**PROBLEM REQUIREMENTS:**
Filter these records by the string "following", copying each line that holds it.

─── DATASET EXTRACT

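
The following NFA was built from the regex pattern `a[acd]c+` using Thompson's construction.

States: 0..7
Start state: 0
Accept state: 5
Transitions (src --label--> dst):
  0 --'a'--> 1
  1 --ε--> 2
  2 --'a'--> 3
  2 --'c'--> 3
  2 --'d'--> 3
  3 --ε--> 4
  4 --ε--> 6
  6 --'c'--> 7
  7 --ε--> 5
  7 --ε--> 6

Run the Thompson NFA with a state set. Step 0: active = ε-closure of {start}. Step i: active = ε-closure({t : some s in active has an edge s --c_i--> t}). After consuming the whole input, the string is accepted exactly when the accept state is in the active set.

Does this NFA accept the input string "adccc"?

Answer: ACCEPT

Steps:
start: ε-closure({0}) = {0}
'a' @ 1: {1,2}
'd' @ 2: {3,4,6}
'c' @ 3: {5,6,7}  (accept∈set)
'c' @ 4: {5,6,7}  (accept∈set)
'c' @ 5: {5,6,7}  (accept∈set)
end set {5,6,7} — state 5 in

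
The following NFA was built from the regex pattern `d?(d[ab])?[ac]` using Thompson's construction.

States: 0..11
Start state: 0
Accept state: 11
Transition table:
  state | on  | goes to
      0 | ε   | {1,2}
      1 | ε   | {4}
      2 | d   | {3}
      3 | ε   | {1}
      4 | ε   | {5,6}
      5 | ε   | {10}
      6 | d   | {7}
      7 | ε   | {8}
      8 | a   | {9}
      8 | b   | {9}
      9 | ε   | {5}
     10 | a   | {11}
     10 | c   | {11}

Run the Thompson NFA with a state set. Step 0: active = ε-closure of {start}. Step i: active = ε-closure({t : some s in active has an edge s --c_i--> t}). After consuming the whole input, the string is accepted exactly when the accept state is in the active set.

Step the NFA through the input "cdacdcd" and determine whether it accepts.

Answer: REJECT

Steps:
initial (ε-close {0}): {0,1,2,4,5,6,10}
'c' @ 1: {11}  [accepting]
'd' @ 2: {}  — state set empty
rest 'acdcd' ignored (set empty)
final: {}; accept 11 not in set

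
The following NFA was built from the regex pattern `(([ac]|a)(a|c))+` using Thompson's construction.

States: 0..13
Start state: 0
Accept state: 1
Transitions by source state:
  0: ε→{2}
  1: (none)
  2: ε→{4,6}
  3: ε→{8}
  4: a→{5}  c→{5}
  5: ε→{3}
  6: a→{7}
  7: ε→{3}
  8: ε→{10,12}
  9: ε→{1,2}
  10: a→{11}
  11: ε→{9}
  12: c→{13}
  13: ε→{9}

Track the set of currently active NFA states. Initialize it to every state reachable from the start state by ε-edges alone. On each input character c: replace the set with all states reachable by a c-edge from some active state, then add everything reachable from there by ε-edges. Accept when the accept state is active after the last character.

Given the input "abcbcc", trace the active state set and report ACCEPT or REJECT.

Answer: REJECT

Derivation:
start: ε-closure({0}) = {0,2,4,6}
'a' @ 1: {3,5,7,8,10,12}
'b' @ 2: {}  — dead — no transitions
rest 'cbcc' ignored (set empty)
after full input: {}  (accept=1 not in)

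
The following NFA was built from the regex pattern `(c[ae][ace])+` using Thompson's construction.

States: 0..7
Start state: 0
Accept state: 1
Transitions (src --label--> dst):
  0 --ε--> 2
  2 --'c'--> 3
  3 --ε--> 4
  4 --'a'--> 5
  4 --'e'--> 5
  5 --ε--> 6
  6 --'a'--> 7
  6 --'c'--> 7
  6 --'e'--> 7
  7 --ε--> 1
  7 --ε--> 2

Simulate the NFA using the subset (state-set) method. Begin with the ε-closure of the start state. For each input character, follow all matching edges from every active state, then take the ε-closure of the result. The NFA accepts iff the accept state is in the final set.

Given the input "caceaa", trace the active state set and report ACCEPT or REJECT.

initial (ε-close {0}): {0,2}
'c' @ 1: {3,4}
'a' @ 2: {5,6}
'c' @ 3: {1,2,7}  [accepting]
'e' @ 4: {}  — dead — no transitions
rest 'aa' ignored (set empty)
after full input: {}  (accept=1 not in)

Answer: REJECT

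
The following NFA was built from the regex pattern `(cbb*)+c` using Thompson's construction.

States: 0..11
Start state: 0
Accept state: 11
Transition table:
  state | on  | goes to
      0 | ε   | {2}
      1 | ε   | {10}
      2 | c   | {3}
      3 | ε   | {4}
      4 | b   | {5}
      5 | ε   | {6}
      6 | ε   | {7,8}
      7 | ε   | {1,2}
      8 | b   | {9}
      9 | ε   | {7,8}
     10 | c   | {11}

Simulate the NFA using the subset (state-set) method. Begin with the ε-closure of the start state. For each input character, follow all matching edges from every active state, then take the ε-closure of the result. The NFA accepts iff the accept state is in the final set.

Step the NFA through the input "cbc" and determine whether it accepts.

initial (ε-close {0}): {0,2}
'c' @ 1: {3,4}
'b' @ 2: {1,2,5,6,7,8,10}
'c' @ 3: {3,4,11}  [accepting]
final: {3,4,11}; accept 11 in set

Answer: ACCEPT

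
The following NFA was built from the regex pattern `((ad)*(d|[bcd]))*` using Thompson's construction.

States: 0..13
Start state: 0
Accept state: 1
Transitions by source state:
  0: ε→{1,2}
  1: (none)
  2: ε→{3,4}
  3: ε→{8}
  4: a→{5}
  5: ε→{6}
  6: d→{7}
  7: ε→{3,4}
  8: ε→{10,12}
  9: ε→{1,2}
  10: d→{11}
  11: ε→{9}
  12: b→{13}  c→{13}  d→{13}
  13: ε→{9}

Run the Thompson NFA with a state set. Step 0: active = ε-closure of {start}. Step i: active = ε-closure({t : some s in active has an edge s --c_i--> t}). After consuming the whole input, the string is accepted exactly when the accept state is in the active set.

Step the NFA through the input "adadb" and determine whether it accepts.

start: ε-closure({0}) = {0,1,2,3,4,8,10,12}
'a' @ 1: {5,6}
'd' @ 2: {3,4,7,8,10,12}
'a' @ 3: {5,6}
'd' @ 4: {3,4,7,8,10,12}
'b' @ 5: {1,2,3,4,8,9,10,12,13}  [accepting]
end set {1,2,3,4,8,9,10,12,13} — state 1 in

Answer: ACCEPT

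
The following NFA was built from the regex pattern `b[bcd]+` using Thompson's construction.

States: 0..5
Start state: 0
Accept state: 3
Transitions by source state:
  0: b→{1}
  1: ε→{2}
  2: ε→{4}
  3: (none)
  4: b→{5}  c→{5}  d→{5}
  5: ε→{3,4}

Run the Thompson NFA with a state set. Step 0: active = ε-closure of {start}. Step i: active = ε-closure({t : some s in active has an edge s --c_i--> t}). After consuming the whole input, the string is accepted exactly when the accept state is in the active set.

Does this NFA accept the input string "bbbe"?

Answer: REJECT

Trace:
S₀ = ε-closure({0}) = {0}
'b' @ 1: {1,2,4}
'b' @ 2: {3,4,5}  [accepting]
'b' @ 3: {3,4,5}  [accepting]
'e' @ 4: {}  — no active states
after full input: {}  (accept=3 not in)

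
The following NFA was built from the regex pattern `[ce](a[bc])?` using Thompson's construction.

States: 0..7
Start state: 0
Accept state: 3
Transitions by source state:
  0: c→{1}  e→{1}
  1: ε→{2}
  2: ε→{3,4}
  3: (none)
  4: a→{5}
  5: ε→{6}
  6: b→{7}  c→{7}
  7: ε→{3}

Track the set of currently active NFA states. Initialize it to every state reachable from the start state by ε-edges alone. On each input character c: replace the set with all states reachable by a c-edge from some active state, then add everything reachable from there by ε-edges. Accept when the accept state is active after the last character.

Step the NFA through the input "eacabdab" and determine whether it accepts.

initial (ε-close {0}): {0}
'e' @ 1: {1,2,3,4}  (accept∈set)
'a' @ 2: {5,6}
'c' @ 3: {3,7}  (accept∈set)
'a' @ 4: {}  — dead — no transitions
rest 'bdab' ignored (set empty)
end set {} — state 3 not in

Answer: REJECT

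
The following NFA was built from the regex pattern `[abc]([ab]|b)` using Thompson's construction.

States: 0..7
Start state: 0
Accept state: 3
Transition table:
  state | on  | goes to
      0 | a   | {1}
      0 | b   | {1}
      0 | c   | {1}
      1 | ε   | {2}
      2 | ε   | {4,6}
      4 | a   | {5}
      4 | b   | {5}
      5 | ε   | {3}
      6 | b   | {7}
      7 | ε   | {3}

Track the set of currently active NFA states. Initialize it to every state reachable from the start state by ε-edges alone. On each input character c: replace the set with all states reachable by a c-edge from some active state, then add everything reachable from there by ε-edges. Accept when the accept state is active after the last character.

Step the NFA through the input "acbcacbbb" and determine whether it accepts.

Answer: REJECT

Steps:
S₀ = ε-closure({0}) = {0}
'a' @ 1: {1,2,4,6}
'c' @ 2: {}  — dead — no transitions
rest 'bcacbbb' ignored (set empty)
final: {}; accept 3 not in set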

──────

**OUTPUT FOR THIS EXERCISE:**
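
The following NFA was built from the regex pattern `a[acd]c+` using Thompson's construction.
The following NFA was built from the regex pattern `d?(d[ab])?[ac]` using Thompson's construction.
The following NFA was built from the regex pattern `(([ac]|a)(a|c))+` using Thompson's construction.
The following NFA was built from the regex pattern `(c[ae][ace])+` using Thompson's construction.
The following NFA was built from the regex pattern `(cbb*)+c` using Thompson's construction.
The following NFA was built from the regex pattern `((ad)*(d|[bcd]))*` using Thompson's construction.
The following NFA was built from the regex pattern `b[bcd]+` using Thompson's construction.
The following NFA was built from the regex pattern `[ce](a[bc])?` using Thompson's construction.
The following NFA was built from the regex pattern `[abc]([ab]|b)` using Thompson's construction.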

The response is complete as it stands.